* ACTION ITEM *
Your answer should consist solely of the lines from the one containing "The reflection coefficient" through the end of the entries below, duplicated exactly.
◇ ◇ ◇ ◇ ◇ ◇ ◇
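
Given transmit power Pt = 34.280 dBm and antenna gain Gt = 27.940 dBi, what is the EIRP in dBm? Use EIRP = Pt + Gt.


EIRP = Pt + Gt = 34.280 + 27.940 = 62.22 dBm

62.22 dBm


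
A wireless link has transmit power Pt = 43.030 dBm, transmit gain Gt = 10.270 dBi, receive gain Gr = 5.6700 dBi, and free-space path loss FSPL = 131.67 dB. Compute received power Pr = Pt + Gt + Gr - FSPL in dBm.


Pr = 43.030 + 10.270 + 5.6700 - 131.67 = -72.70 dBm

-72.70 dBm


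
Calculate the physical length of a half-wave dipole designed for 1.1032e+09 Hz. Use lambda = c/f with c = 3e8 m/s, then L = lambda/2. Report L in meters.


lambda = c / f = 3.0000e+08 / 1.1032e+09 = 0.2719362 m
L = lambda / 2 = 0.2719362 / 2 = 0.1360 m

0.1360 m


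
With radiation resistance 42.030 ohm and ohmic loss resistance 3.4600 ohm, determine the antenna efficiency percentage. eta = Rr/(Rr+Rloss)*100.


eta = 42.030 / (42.030 + 3.4600) * 100 = 92.39%

92.39%


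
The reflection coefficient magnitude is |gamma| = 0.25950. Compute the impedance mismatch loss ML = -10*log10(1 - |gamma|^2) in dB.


ML = -10 * log10(1 - 0.25950^2) = -10 * log10(0.93265975) = 0.3028 dB

0.3028 dB


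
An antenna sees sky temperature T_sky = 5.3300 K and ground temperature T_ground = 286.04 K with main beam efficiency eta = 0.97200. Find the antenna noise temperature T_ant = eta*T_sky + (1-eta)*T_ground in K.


T_ant = 0.97200 * 5.3300 + (1 - 0.97200) * 286.04 = 13.19 K

13.19 K


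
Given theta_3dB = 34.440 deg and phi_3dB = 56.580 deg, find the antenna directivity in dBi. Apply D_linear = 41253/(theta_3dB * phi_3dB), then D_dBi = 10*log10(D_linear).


D_linear = 41253 / (34.440 * 56.580) = 21.17042
D_dBi = 10 * log10(21.17042) = 13.26 dBi

13.26 dBi


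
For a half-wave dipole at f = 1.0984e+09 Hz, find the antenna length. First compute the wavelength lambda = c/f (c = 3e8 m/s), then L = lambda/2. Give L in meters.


lambda = c / f = 3.0000e+08 / 1.0984e+09 = 0.2731245 m
L = lambda / 2 = 0.2731245 / 2 = 0.1366 m

0.1366 m


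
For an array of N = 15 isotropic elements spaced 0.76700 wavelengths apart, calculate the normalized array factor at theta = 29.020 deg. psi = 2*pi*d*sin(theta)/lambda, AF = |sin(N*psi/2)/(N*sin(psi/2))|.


psi = 2*pi*0.76700*sin(29.020 deg) = 2.337867 rad
AF = |sin(15*2.337867/2) / (15*sin(2.337867/2))| = 0.07009

0.07009


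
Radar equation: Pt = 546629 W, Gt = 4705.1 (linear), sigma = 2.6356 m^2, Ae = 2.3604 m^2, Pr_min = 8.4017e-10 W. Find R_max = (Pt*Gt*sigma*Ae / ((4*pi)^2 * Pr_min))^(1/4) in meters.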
◇ ◇ ◇ ◇ ◇ ◇ ◇
* RESPONSE BELOW *
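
The reflection coefficient magnitude is |gamma| = 0.25950. Compute the impedance mismatch loss ML = -10*log10(1 - |gamma|^2) in dB.


ML = -10 * log10(1 - 0.25950^2) = -10 * log10(0.93265975) = 0.3028 dB

0.3028 dB


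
An antenna sees sky temperature T_sky = 5.3300 K and ground temperature T_ground = 286.04 K with main beam efficiency eta = 0.97200. Find the antenna noise temperature T_ant = eta*T_sky + (1-eta)*T_ground in K.


T_ant = 0.97200 * 5.3300 + (1 - 0.97200) * 286.04 = 13.19 K

13.19 K


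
Given theta_3dB = 34.440 deg and phi_3dB = 56.580 deg, find the antenna directivity in dBi. Apply D_linear = 41253/(theta_3dB * phi_3dB), then D_dBi = 10*log10(D_linear).


D_linear = 41253 / (34.440 * 56.580) = 21.17042
D_dBi = 10 * log10(21.17042) = 13.26 dBi

13.26 dBi


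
For a half-wave dipole at f = 1.0984e+09 Hz, find the antenna length. First compute the wavelength lambda = c/f (c = 3e8 m/s), then L = lambda/2. Give L in meters.


lambda = c / f = 3.0000e+08 / 1.0984e+09 = 0.2731245 m
L = lambda / 2 = 0.2731245 / 2 = 0.1366 m

0.1366 m


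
For an array of N = 15 isotropic elements spaced 0.76700 wavelengths apart, calculate the normalized array factor at theta = 29.020 deg. psi = 2*pi*d*sin(theta)/lambda, AF = |sin(N*psi/2)/(N*sin(psi/2))|.


psi = 2*pi*0.76700*sin(29.020 deg) = 2.337867 rad
AF = |sin(15*2.337867/2) / (15*sin(2.337867/2))| = 0.07009

0.07009


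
Radar equation: Pt = 546629 W, Gt = 4705.1 (linear), sigma = 2.6356 m^2, Ae = 2.3604 m^2, Pr_min = 8.4017e-10 W. Find R_max = (Pt*Gt*sigma*Ae / ((4*pi)^2 * Pr_min))^(1/4) in meters.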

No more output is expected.